BEGIN DATA TO EXAMINE

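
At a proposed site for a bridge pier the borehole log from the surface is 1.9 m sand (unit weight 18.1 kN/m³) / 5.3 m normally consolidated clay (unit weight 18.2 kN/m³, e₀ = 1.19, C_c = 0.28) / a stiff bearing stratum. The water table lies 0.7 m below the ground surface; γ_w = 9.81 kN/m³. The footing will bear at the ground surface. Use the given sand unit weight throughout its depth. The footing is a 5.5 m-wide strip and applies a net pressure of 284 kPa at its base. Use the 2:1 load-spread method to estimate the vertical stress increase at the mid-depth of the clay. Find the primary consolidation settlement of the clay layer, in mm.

S_c ≈ 440 mm

Mid-depth of clay below the ground surface: z = 1.9 + 5.3/2 = 4.55 m.
Total vertical stress at mid-clay: σ_v = 18.1×1.9 + 18.2×2.65 = 82.62 kPa.
Pore pressure: u = 9.81×(4.55 − 0.7) = 37.769 kPa.
Initial effective stress: σ'_0 = σ_v − u = 82.62 − 37.769 = 44.851 kPa.
Stress increase at mid-clay by the 2:1 spreading method:
Δσ = qB/(B+z) = 284×5.5/(5.5+4.55) = 155.42 kPa
Final effective stress: σ'_f = σ'_0 + Δσ = 44.851 + 155.42 = 200.27 kPa.
Normally consolidated clay, so the full stress increment lies on the virgin compression line:
S_c = C_c·H/(1+e₀)·log₁₀(σ'_f/σ'_0) = 0.28×5.3/(1+1.19)×log₁₀(200.27/44.851)
    = 0.67763 × 0.64984 = 0.4404 m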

END DATA TO EXAMINE

Output all of the data above without any alteration.

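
At a proposed site for a bridge pier the borehole log from the surface is 1.9 m sand (unit weight 18.1 kN/m³) / 5.3 m normally consolidated clay (unit weight 18.2 kN/m³, e₀ = 1.19, C_c = 0.28) / a stiff bearing stratum. The water table lies 0.7 m below the ground surface; γ_w = 9.81 kN/m³. The footing will bear at the ground surface. Use the given sand unit weight throughout its depth. The footing is a 5.5 m-wide strip and applies a net pressure of 284 kPa at its base. Use the 2:1 load-spread method to estimate the vertical stress increase at the mid-depth of the clay. Find the primary consolidation settlement of the clay layer, in mm.

S_c ≈ 440 mm

Mid-depth of clay below the ground surface: z = 1.9 + 5.3/2 = 4.55 m.
Total vertical stress at mid-clay: σ_v = 18.1×1.9 + 18.2×2.65 = 82.62 kPa.
Pore pressure: u = 9.81×(4.55 − 0.7) = 37.769 kPa.
Initial effective stress: σ'_0 = σ_v − u = 82.62 − 37.769 = 44.851 kPa.
Stress increase at mid-clay by the 2:1 spreading method:
Δσ = qB/(B+z) = 284×5.5/(5.5+4.55) = 155.42 kPa
Final effective stress: σ'_f = σ'_0 + Δσ = 44.851 + 155.42 = 200.27 kPa.
Normally consolidated clay, so the full stress increment lies on the virgin compression line:
S_c = C_c·H/(1+e₀)·log₁₀(σ'_f/σ'_0) = 0.28×5.3/(1+1.19)×log₁₀(200.27/44.851)
    = 0.67763 × 0.64984 = 0.4404 m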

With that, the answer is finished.